[Stored data]
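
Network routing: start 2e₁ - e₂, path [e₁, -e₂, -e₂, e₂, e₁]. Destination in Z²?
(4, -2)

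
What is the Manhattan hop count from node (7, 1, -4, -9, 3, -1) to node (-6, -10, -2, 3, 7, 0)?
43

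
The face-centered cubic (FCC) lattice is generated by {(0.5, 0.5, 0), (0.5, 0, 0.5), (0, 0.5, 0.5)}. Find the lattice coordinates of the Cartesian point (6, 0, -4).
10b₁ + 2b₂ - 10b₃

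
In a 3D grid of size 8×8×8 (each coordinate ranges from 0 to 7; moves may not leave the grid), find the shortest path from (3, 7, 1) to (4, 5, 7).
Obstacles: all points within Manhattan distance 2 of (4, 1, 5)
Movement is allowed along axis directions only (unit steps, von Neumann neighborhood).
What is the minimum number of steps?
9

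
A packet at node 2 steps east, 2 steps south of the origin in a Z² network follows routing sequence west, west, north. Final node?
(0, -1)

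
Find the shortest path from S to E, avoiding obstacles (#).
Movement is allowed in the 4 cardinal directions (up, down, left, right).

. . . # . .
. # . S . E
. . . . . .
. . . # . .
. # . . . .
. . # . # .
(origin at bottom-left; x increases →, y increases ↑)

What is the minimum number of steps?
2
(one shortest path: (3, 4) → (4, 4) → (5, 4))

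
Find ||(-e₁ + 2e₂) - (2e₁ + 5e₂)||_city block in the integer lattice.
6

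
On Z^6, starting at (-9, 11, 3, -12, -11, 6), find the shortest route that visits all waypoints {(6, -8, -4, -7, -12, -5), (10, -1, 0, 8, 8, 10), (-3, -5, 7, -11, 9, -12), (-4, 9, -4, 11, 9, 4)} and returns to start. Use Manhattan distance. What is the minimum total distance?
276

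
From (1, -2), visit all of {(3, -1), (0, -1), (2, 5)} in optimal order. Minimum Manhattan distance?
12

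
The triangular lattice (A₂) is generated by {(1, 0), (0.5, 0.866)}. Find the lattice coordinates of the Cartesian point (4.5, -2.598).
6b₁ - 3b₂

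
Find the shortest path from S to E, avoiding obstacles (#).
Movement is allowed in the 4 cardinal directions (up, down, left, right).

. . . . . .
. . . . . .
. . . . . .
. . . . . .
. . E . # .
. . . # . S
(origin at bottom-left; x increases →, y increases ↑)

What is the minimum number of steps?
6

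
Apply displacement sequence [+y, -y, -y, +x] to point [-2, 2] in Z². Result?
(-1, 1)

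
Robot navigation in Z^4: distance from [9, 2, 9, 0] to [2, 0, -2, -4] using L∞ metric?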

[WHAT YOU ARE ASKED TO DO] Please write out the entries exactly, keeping every line intact.

[SOLUTION TO THIS TASK]
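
Network routing: start 2e₁ - e₂, path [e₁, -e₂, -e₂, e₂, e₁]. Destination in Z²?
(4, -2)

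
What is the Manhattan hop count from node (7, 1, -4, -9, 3, -1) to node (-6, -10, -2, 3, 7, 0)?
43

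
The face-centered cubic (FCC) lattice is generated by {(0.5, 0.5, 0), (0.5, 0, 0.5), (0, 0.5, 0.5)}. Find the lattice coordinates of the Cartesian point (6, 0, -4).
10b₁ + 2b₂ - 10b₃

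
In a 3D grid of size 8×8×8 (each coordinate ranges from 0 to 7; moves may not leave the grid), find the shortest path from (3, 7, 1) to (4, 5, 7).
Obstacles: all points within Manhattan distance 2 of (4, 1, 5)
Movement is allowed along axis directions only (unit steps, von Neumann neighborhood).
What is the minimum number of steps?
9

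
A packet at node 2 steps east, 2 steps south of the origin in a Z² network follows routing sequence west, west, north. Final node?
(0, -1)

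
Find the shortest path from S to E, avoiding obstacles (#).
Movement is allowed in the 4 cardinal directions (up, down, left, right).

. . . # . .
. # . S . E
. . . . . .
. . . # . .
. # . . . .
. . # . # .
(origin at bottom-left; x increases →, y increases ↑)

What is the minimum number of steps?
2
(one shortest path: (3, 4) → (4, 4) → (5, 4))

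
Find ||(-e₁ + 2e₂) - (2e₁ + 5e₂)||_city block in the integer lattice.
6

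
On Z^6, starting at (-9, 11, 3, -12, -11, 6), find the shortest route that visits all waypoints {(6, -8, -4, -7, -12, -5), (10, -1, 0, 8, 8, 10), (-3, -5, 7, -11, 9, -12), (-4, 9, -4, 11, 9, 4)} and returns to start. Use Manhattan distance. What is the minimum total distance?
276

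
From (1, -2), visit all of {(3, -1), (0, -1), (2, 5)} in optimal order. Minimum Manhattan distance?
12

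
The triangular lattice (A₂) is generated by {(1, 0), (0.5, 0.866)}. Find the lattice coordinates of the Cartesian point (4.5, -2.598).
6b₁ - 3b₂

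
Find the shortest path from S to E, avoiding obstacles (#).
Movement is allowed in the 4 cardinal directions (up, down, left, right).

. . . . . .
. . . . . .
. . . . . .
. . . . . .
. . E . # .
. . . # . S
(origin at bottom-left; x increases →, y increases ↑)

What is the minimum number of steps?
6

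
Apply displacement sequence [+y, -y, -y, +x] to point [-2, 2] in Z². Result?
(-1, 1)

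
Robot navigation in Z^4: distance from [9, 2, 9, 0] to [2, 0, -2, -4] using L∞ metric?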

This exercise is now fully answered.